__Given data__.
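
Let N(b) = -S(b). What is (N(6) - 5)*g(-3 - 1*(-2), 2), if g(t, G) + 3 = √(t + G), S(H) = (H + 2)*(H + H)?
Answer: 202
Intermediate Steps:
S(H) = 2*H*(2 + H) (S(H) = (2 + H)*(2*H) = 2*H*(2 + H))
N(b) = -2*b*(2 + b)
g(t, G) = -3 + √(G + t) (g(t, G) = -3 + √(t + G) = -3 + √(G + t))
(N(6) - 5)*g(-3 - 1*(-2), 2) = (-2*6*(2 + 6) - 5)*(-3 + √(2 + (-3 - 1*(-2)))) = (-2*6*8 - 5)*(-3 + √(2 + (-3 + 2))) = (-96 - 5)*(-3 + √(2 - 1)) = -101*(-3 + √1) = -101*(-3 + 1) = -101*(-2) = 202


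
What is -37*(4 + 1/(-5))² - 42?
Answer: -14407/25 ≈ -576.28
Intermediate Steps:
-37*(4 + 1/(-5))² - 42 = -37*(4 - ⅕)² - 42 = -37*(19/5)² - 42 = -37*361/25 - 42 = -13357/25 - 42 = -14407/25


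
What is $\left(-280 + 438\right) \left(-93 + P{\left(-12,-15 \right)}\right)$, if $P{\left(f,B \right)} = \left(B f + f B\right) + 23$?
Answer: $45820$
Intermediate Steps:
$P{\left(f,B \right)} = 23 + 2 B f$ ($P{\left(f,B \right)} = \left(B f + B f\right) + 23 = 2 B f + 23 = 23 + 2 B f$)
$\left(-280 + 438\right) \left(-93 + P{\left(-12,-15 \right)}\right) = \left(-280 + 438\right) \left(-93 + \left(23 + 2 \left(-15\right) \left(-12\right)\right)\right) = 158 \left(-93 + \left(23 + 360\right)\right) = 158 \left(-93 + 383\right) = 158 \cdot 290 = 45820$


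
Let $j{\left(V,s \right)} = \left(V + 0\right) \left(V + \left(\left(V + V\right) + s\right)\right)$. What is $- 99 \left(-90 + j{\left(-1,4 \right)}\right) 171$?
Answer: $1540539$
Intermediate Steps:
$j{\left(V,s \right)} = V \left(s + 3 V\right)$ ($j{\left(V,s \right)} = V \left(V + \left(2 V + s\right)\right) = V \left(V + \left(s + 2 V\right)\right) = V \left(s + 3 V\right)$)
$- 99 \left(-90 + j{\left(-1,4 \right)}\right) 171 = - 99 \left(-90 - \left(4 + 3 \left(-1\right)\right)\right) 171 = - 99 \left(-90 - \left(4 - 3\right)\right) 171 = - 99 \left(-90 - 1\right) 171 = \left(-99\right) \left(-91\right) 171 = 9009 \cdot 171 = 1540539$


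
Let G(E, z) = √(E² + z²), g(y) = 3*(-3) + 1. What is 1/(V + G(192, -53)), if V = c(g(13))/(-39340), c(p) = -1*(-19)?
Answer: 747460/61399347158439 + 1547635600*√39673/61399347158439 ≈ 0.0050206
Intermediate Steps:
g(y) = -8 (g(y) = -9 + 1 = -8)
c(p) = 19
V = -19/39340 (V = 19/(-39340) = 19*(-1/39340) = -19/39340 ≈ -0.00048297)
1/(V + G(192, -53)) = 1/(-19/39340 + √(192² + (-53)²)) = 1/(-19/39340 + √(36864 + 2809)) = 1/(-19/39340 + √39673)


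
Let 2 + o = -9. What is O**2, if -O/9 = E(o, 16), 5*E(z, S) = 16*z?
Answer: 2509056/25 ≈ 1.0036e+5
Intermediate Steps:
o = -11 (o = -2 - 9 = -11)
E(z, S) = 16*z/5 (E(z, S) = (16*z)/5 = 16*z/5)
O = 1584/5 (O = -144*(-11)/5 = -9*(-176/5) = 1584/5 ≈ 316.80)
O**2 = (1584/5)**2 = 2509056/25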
==
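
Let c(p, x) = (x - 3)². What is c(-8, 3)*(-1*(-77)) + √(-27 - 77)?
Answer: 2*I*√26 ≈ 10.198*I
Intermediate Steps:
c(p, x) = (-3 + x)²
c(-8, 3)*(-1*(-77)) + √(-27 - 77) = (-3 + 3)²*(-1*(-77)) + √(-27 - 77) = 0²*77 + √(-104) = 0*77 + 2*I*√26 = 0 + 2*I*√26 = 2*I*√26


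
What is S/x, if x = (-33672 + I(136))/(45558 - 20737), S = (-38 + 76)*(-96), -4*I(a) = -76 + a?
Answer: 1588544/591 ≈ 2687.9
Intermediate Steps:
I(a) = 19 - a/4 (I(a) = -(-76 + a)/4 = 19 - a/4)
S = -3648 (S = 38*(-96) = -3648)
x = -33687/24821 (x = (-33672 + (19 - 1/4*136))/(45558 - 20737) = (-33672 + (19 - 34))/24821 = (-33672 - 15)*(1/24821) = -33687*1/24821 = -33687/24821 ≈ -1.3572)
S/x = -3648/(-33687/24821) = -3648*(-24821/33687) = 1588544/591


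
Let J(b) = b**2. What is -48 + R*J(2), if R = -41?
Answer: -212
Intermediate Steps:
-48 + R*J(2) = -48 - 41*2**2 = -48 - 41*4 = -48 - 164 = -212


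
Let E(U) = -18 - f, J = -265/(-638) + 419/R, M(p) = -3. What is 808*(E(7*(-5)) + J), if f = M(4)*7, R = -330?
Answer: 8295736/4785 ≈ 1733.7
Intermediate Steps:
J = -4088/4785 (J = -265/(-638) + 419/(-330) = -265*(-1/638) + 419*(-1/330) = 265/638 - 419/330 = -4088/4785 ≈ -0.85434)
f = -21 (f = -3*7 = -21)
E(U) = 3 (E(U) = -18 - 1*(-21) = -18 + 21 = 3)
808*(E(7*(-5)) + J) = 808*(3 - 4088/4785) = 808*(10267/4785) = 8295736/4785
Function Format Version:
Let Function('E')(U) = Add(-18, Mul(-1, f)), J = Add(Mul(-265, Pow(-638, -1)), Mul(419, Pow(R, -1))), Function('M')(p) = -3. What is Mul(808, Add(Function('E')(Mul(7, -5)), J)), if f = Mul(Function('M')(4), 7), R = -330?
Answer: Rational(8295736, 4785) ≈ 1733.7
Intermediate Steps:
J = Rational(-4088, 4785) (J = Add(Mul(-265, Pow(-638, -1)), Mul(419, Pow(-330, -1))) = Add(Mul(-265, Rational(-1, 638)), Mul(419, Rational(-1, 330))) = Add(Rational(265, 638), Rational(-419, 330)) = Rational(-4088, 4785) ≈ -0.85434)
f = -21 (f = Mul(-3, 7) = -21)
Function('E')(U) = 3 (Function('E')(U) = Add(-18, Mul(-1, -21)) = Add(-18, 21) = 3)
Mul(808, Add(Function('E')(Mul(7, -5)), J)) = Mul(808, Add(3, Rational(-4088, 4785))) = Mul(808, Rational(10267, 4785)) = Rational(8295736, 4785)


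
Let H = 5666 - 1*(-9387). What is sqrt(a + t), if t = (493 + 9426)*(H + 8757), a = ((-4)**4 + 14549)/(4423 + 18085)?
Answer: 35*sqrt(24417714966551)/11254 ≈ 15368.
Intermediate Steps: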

__What this task involves__.
From the data above, copy each line that has the string "sqrt".

__Solution for this problem__.
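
Let H = 5666 - 1*(-9387). What is sqrt(a + t), if t = (493 + 9426)*(H + 8757), a = ((-4)**4 + 14549)/(4423 + 18085)?
Answer: 35*sqrt(24417714966551)/11254 ≈ 15368.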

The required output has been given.